*EXERCISE*:
Take the entries below and give them back exactly. Leave out nothing.

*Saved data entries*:
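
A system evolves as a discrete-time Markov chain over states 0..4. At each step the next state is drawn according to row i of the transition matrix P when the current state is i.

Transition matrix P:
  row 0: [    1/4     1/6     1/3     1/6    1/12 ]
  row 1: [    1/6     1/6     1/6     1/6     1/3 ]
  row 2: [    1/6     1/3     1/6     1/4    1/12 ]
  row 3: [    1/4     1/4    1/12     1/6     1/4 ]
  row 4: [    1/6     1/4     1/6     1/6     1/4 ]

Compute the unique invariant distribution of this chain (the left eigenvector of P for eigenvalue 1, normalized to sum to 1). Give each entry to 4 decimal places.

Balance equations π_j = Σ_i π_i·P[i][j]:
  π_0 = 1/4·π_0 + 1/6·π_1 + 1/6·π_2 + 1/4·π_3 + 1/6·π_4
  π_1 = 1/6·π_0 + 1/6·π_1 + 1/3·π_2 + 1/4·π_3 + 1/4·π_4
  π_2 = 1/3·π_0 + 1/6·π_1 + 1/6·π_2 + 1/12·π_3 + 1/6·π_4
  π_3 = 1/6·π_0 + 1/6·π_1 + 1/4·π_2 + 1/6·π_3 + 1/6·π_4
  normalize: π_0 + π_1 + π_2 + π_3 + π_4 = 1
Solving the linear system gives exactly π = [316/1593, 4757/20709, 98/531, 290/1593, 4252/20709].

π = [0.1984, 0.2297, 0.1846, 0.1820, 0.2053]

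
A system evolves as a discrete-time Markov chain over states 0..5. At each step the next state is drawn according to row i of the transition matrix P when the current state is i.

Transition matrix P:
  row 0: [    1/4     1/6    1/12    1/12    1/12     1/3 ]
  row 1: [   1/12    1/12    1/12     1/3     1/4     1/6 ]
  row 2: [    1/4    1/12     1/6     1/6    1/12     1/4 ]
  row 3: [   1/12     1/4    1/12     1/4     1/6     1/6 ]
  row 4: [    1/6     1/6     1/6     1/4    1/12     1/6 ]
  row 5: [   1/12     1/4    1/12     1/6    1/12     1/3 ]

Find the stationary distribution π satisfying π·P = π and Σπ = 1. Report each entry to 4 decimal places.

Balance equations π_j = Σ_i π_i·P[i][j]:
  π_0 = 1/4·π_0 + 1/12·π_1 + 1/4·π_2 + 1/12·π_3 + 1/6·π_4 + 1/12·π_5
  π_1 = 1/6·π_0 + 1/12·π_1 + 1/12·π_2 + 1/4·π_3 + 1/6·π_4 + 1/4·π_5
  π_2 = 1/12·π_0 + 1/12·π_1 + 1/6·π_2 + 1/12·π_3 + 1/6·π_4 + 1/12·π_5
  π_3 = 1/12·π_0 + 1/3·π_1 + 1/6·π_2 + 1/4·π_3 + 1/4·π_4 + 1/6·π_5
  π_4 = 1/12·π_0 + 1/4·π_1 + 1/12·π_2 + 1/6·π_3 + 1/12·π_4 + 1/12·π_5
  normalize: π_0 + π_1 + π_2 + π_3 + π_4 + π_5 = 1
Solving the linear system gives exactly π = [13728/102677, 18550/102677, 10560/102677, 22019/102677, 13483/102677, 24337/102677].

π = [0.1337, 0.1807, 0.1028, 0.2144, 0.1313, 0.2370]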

*ANSWER TO THE PROBLEM*:
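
A system evolves as a discrete-time Markov chain over states 0..4. At each step the next state is drawn according to row i of the transition matrix P when the current state is i.

Transition matrix P:
  row 0: [    1/4     1/6     1/3     1/6    1/12 ]
  row 1: [    1/6     1/6     1/6     1/6     1/3 ]
  row 2: [    1/6     1/3     1/6     1/4    1/12 ]
  row 3: [    1/4     1/4    1/12     1/6     1/4 ]
  row 4: [    1/6     1/4     1/6     1/6     1/4 ]

Compute the unique invariant distribution of this chain (the left eigenvector of P for eigenvalue 1, normalized to sum to 1). Give each entry to 4 decimal places.

Balance equations π_j = Σ_i π_i·P[i][j]:
  π_0 = 1/4·π_0 + 1/6·π_1 + 1/6·π_2 + 1/4·π_3 + 1/6·π_4
  π_1 = 1/6·π_0 + 1/6·π_1 + 1/3·π_2 + 1/4·π_3 + 1/4·π_4
  π_2 = 1/3·π_0 + 1/6·π_1 + 1/6·π_2 + 1/12·π_3 + 1/6·π_4
  π_3 = 1/6·π_0 + 1/6·π_1 + 1/4·π_2 + 1/6·π_3 + 1/6·π_4
  normalize: π_0 + π_1 + π_2 + π_3 + π_4 = 1
Solving the linear system gives exactly π = [316/1593, 4757/20709, 98/531, 290/1593, 4252/20709].

π = [0.1984, 0.2297, 0.1846, 0.1820, 0.2053]

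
A system evolves as a discrete-time Markov chain over states 0..5. At each step the next state is drawn according to row i of the transition matrix P when the current state is i.

Transition matrix P:
  row 0: [    1/4     1/6    1/12    1/12    1/12     1/3 ]
  row 1: [   1/12    1/12    1/12     1/3     1/4     1/6 ]
  row 2: [    1/4    1/12     1/6     1/6    1/12     1/4 ]
  row 3: [   1/12     1/4    1/12     1/4     1/6     1/6 ]
  row 4: [    1/6     1/6     1/6     1/4    1/12     1/6 ]
  row 5: [   1/12     1/4    1/12     1/6    1/12     1/3 ]

Find the stationary distribution π satisfying π·P = π and Σπ = 1. Report each entry to 4 decimal places.

Balance equations π_j = Σ_i π_i·P[i][j]:
  π_0 = 1/4·π_0 + 1/12·π_1 + 1/4·π_2 + 1/12·π_3 + 1/6·π_4 + 1/12·π_5
  π_1 = 1/6·π_0 + 1/12·π_1 + 1/12·π_2 + 1/4·π_3 + 1/6·π_4 + 1/4·π_5
  π_2 = 1/12·π_0 + 1/12·π_1 + 1/6·π_2 + 1/12·π_3 + 1/6·π_4 + 1/12·π_5
  π_3 = 1/12·π_0 + 1/3·π_1 + 1/6·π_2 + 1/4·π_3 + 1/4·π_4 + 1/6·π_5
  π_4 = 1/12·π_0 + 1/4·π_1 + 1/12·π_2 + 1/6·π_3 + 1/12·π_4 + 1/12·π_5
  normalize: π_0 + π_1 + π_2 + π_3 + π_4 + π_5 = 1
Solving the linear system gives exactly π = [13728/102677, 18550/102677, 10560/102677, 22019/102677, 13483/102677, 24337/102677].

π = [0.1337, 0.1807, 0.1028, 0.2144, 0.1313, 0.2370]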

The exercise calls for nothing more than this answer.